- [TASK ITEM] Please return all of the entries below exactly as they are written.

- [DATA FOR THE TASK]
__________________________________________________

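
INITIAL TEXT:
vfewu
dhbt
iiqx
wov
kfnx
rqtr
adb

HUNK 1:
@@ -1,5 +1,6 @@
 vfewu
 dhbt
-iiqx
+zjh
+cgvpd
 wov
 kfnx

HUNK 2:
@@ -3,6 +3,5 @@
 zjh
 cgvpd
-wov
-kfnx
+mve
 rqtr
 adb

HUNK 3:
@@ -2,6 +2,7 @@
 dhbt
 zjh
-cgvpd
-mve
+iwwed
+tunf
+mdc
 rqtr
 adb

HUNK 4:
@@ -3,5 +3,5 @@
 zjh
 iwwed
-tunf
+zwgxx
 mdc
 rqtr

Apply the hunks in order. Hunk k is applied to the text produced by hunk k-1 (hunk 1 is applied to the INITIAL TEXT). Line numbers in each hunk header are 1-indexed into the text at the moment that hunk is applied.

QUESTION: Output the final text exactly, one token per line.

Answer: vfewu
dhbt
zjh
iwwed
zwgxx
mdc
rqtr
adb

Derivation:
Hunk 1: at line 1 remove [iiqx] add [zjh,cgvpd] -> 8 lines: vfewu dhbt zjh cgvpd wov kfnx rqtr adb
Hunk 2: at line 3 remove [wov,kfnx] add [mve] -> 7 lines: vfewu dhbt zjh cgvpd mve rqtr adb
Hunk 3: at line 2 remove [cgvpd,mve] add [iwwed,tunf,mdc] -> 8 lines: vfewu dhbt zjh iwwed tunf mdc rqtr adb
Hunk 4: at line 3 remove [tunf] add [zwgxx] -> 8 lines: vfewu dhbt zjh iwwed zwgxx mdc rqtr adb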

__________________________________________________

- [ANSWER SECTION]
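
INITIAL TEXT:
vfewu
dhbt
iiqx
wov
kfnx
rqtr
adb

HUNK 1:
@@ -1,5 +1,6 @@
 vfewu
 dhbt
-iiqx
+zjh
+cgvpd
 wov
 kfnx

HUNK 2:
@@ -3,6 +3,5 @@
 zjh
 cgvpd
-wov
-kfnx
+mve
 rqtr
 adb

HUNK 3:
@@ -2,6 +2,7 @@
 dhbt
 zjh
-cgvpd
-mve
+iwwed
+tunf
+mdc
 rqtr
 adb

HUNK 4:
@@ -3,5 +3,5 @@
 zjh
 iwwed
-tunf
+zwgxx
 mdc
 rqtr

Apply the hunks in order. Hunk k is applied to the text produced by hunk k-1 (hunk 1 is applied to the INITIAL TEXT). Line numbers in each hunk header are 1-indexed into the text at the moment that hunk is applied.

QUESTION: Output the final text exactly, one token per line.

Answer: vfewu
dhbt
zjh
iwwed
zwgxx
mdc
rqtr
adb

Derivation:
Hunk 1: at line 1 remove [iiqx] add [zjh,cgvpd] -> 8 lines: vfewu dhbt zjh cgvpd wov kfnx rqtr adb
Hunk 2: at line 3 remove [wov,kfnx] add [mve] -> 7 lines: vfewu dhbt zjh cgvpd mve rqtr adb
Hunk 3: at line 2 remove [cgvpd,mve] add [iwwed,tunf,mdc] -> 8 lines: vfewu dhbt zjh iwwed tunf mdc rqtr adb
Hunk 4: at line 3 remove [tunf] add [zwgxx] -> 8 lines: vfewu dhbt zjh iwwed zwgxx mdc rqtr adb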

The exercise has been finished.